WHAT THE TASK ASKS
Hunt through the entries for the word "provisions" and copy each line in which it appears.

EXTRACTED DATA
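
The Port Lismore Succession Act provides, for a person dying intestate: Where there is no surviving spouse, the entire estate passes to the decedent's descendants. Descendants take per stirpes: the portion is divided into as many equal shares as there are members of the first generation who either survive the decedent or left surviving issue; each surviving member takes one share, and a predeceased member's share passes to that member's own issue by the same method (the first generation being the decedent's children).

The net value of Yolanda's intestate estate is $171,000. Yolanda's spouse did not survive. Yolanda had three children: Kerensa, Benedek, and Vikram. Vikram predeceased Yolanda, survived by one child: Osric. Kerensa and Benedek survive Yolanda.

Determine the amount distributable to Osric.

The entire $171,000 passes to the descendants.
That amount ($171,000) is divided into 3 shares of $57,000: Kerensa and Benedek each take $57,000; Vikram's $57,000 share passes to Vikram's issue.
Vikram's share ($57,000) passes entirely to Osric.

Osric receives $57,000.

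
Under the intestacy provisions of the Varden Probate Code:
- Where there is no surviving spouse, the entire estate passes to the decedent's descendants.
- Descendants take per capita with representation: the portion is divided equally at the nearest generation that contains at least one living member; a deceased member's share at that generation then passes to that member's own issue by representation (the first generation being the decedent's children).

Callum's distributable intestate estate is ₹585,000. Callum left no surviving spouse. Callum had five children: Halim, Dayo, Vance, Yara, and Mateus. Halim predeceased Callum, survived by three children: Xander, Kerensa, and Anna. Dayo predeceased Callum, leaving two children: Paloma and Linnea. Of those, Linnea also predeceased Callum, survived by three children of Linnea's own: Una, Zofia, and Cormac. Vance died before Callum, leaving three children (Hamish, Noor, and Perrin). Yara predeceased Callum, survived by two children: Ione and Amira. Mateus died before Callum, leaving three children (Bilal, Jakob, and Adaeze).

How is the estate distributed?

Xander: ₹45,000; Kerensa: ₹45,000; Anna: ₹45,000; Paloma: ₹45,000; Una: ₹15,000; Zofia: ₹15,000; Cormac: ₹15,000; Hamish: ₹45,000; Noor: ₹45,000; Perrin: ₹45,000; Ione: ₹45,000; Amira: ₹45,000; Bilal: ₹45,000; Jakob: ₹45,000; Adaeze: ₹45,000

The entire ₹585,000 passes to the descendants.
No child survives, so the initial division is made at the grandchildren's generation.
That amount (₹585,000) is divided into 13 shares of ₹45,000: Xander, Kerensa, Anna, Paloma, Hamish, Noor, Perrin, Ione, Amira, Bilal, Jakob, and Adaeze each take ₹45,000; Linnea's ₹45,000 share passes to Linnea's issue.
Linnea's share (₹45,000) is divided into 3 shares of ₹15,000: Una, Zofia, and Cormac each take ₹15,000.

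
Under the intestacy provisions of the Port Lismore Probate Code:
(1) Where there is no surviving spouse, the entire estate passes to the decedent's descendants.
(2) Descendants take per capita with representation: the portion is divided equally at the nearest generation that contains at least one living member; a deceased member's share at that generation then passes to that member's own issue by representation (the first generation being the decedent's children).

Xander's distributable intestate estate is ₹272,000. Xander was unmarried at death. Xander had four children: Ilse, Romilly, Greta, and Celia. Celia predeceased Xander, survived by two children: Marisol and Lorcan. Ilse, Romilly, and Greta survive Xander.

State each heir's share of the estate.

Ilse: ₹68,000; Romilly: ₹68,000; Greta: ₹68,000; Marisol: ₹34,000; Lorcan: ₹34,000

The entire ₹272,000 passes to the descendants.
That amount (₹272,000) is divided into 4 shares of ₹68,000: Ilse, Romilly, and Greta each take ₹68,000; Celia's ₹68,000 share passes to Celia's issue.
Celia's share (₹68,000) is divided into 2 shares of ₹34,000: Marisol and Lorcan each take ₹34,000.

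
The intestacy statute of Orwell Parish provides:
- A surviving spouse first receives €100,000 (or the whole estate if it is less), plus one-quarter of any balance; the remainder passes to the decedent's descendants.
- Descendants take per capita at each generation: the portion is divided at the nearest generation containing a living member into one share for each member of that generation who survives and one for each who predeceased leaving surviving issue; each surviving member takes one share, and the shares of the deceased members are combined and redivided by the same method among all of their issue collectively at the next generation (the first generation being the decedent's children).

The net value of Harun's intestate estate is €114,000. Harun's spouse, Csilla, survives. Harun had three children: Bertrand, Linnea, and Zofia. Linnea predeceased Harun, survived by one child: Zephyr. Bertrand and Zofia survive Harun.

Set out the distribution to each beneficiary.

Csilla first takes €100,000, leaving a balance of €14,000. Csilla then takes one-quarter of the balance (€3,500), for a total of €103,500. The remaining €10,500 passes to the descendants.
The descendants' portion (€10,500) is divided at the children's generation into 3 shares of €3,500. Bertrand and Zofia each take €3,500. The remaining share for the deceased Linnea (€3,500) is carried to the next generation.
That pool (€3,500) passes entirely to Zephyr, the sole taker at the grandchildren's generation.

Csilla: €103,500; Bertrand: €3,500; Zephyr: €3,500; Zofia: €3,500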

RESPONSE TO THIS TASK
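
Under the intestacy provisions of the Varden Probate Code:
Under the intestacy provisions of the Port Lismore Probate Code: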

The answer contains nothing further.